WHAT IS EXPECTED:
Search the data for the word "accepting". Reproduce every line where it is found.

SUPPLIED INFORMATION:
== Segment start ==

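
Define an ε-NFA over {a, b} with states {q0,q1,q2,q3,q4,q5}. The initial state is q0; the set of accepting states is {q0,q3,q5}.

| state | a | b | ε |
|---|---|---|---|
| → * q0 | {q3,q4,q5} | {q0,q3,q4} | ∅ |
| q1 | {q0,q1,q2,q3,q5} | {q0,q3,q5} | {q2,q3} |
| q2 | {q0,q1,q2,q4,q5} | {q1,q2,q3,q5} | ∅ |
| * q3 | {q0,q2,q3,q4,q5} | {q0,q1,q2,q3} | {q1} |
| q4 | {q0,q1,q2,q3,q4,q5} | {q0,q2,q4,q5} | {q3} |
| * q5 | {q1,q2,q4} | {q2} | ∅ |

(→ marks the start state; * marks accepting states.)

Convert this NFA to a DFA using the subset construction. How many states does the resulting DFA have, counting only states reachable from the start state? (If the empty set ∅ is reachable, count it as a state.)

Start state of the DFA: {q0} (ε-closure of the NFA start).
{q0} --a--> {q1,q2,q3,q4,q5}  [new]
{q0} --b--> {q0,q1,q2,q3,q4}  [new]
{q1,q2,q3,q4,q5} --a--> {q0,q1,q2,q3,q4,q5}  [new]
{q1,q2,q3,q4,q5} --b--> {q0,q1,q2,q3,q4,q5}  [seen]
{q0,q1,q2,q3,q4} --a--> {q0,q1,q2,q3,q4,q5}  [seen]
{q0,q1,q2,q3,q4} --b--> {q0,q1,q2,q3,q4,q5}  [seen]
{q0,q1,q2,q3,q4,q5} --a--> {q0,q1,q2,q3,q4,q5}  [seen]
{q0,q1,q2,q3,q4,q5} --b--> {q0,q1,q2,q3,q4,q5}  [seen]
Reachable DFA states: {q0}, {q1,q2,q3,q4,q5}, {q0,q1,q2,q3,q4}, {q0,q1,q2,q3,q4,q5}.

4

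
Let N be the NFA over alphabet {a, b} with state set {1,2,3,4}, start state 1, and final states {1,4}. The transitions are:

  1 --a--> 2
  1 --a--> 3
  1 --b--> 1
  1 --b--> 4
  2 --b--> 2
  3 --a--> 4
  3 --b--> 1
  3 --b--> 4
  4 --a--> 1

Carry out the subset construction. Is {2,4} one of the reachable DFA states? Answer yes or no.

Start state of the DFA: {1}.
{1} --a--> {2,3}  [new]
{1} --b--> {1,4}  [new]
{2,3} --a--> {4}  [new]
{2,3} --b--> {1,2,4}  [new]
{1,4} --a--> {1,2,3}  [new]
{1,4} --b--> {1,4}  [seen]
{4} --a--> {1}  [seen]
{4} --b--> ∅  [new]
{1,2,4} --a--> {1,2,3}  [seen]
{1,2,4} --b--> {1,2,4}  [seen]
{1,2,3} --a--> {2,3,4}  [new]
{1,2,3} --b--> {1,2,4}  [seen]
∅ --a--> ∅  [seen]
∅ --b--> ∅  [seen]
{2,3,4} --a--> {1,4}  [seen]
{2,3,4} --b--> {1,2,4}  [seen]
Reachable DFA states: {1}, {2,3}, {1,4}, {4}, {1,2,4}, {1,2,3}, ∅, {2,3,4}.
{2,4} is not among them.

no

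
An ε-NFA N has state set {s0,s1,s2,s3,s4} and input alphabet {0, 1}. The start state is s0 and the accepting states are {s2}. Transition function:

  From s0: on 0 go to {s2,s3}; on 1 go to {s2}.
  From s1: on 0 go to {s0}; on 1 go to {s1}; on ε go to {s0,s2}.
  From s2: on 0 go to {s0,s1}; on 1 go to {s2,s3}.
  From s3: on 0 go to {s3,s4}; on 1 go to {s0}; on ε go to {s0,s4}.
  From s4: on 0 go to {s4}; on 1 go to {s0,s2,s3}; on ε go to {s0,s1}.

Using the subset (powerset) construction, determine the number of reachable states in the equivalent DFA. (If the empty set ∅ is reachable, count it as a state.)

Start state of the DFA: {s0} (ε-closure of the NFA start).
{s0} --0--> {s0,s1,s2,s3,s4}  [new]
{s0} --1--> {s2}  [new]
{s0,s1,s2,s3,s4} --0--> {s0,s1,s2,s3,s4}  [seen]
{s0,s1,s2,s3,s4} --1--> {s0,s1,s2,s3,s4}  [seen]
{s2} --0--> {s0,s1,s2}  [new]
{s2} --1--> {s0,s1,s2,s3,s4}  [seen]
{s0,s1,s2} --0--> {s0,s1,s2,s3,s4}  [seen]
{s0,s1,s2} --1--> {s0,s1,s2,s3,s4}  [seen]
Reachable DFA states: {s0}, {s0,s1,s2,s3,s4}, {s2}, {s0,s1,s2}.

4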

== Segment end ==

WRITTEN RESPONSE:
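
Define an ε-NFA over {a, b} with states {q0,q1,q2,q3,q4,q5}. The initial state is q0; the set of accepting states is {q0,q3,q5}.
(→ marks the start state; * marks accepting states.)
An ε-NFA N has state set {s0,s1,s2,s3,s4} and input alphabet {0, 1}. The start state is s0 and the accepting states are {s2}. Transition function: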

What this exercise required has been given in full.